DESCRIPTION OF THE TASK
Tally the lines below containing "Ties" and report only the total.

GIVEN DATA
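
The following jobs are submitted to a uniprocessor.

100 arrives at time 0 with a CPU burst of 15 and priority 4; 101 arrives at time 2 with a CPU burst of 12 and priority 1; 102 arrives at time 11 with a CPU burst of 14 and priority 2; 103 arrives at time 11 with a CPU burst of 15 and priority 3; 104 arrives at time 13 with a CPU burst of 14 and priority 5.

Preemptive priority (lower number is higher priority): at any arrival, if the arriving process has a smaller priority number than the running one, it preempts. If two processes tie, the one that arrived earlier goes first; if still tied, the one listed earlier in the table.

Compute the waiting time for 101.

0

Timeline: | 100 0-2 | 101 2-14 | 102 14-28 | 103 28-43 | 100 43-56 | 104 56-70 |
Completion: 100=56  101=14  102=28  103=43  104=70
Waiting(101) = turnaround − burst = 12 − 12 = 0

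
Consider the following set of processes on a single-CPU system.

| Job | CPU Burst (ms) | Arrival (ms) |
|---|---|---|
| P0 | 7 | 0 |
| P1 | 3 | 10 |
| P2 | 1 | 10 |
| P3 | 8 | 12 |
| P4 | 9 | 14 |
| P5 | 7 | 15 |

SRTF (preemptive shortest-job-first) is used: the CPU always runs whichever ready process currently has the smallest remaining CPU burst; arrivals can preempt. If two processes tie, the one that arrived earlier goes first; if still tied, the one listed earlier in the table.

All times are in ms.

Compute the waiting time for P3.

2

Schedule: | P0 0-7 | idle 7-10 | P2 10-11 | P1 11-14 | P3 14-22 | P5 22-29 | P4 29-38 |
Completion: P0=7  P1=14  P2=11  P3=22  P4=38  P5=29
Waiting(P3) = turnaround − burst = 10 − 8 = 2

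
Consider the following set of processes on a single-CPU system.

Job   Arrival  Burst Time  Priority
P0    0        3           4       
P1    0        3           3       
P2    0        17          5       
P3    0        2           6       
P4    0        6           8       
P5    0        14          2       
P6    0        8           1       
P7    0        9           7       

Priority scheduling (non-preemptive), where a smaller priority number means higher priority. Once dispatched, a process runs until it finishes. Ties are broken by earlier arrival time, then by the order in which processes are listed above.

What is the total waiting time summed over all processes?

231

Gantt: | P6 0-8 | P5 8-22 | P1 22-25 | P0 25-28 | P2 28-45 | P3 45-47 | P7 47-56 | P4 56-62 |
Completion: P0=28  P1=25  P2=45  P3=47  P4=62  P5=22  P6=8  P7=56
Turnaround (C−A): P0=28  P1=25  P2=45  P3=47  P4=62  P5=22  P6=8  P7=56
Waiting = turnaround − burst: P0=25, P1=22, P2=28, P3=45, P4=56, P5=8, P6=0, P7=47
Total waiting = 25 + 22 + 28 + 45 + 56 + 8 + 0 + 47 = 231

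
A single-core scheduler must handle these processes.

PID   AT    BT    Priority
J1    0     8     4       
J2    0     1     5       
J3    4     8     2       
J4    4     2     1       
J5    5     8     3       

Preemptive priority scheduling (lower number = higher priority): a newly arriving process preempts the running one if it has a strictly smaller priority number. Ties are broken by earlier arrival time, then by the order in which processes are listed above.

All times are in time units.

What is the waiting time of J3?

Timeline: | J1 0-4 | J4 4-6 | J3 6-14 | J5 14-22 | J1 22-26 | J2 26-27 |
Completion: J1=26  J2=27  J3=14  J4=6  J5=22
Turnaround (C−A): J1=26  J2=27  J3=10  J4=2  J5=17
Waiting(J3) = turnaround − burst = 10 − 8 = 2

2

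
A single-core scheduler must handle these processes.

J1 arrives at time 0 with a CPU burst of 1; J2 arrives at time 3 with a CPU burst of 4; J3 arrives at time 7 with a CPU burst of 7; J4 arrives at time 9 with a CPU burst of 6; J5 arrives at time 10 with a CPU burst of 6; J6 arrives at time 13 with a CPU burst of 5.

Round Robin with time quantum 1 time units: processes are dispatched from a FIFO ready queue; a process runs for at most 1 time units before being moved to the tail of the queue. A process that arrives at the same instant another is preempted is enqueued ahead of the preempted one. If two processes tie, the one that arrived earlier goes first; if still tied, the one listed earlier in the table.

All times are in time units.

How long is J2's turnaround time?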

RESPONSE BOX
2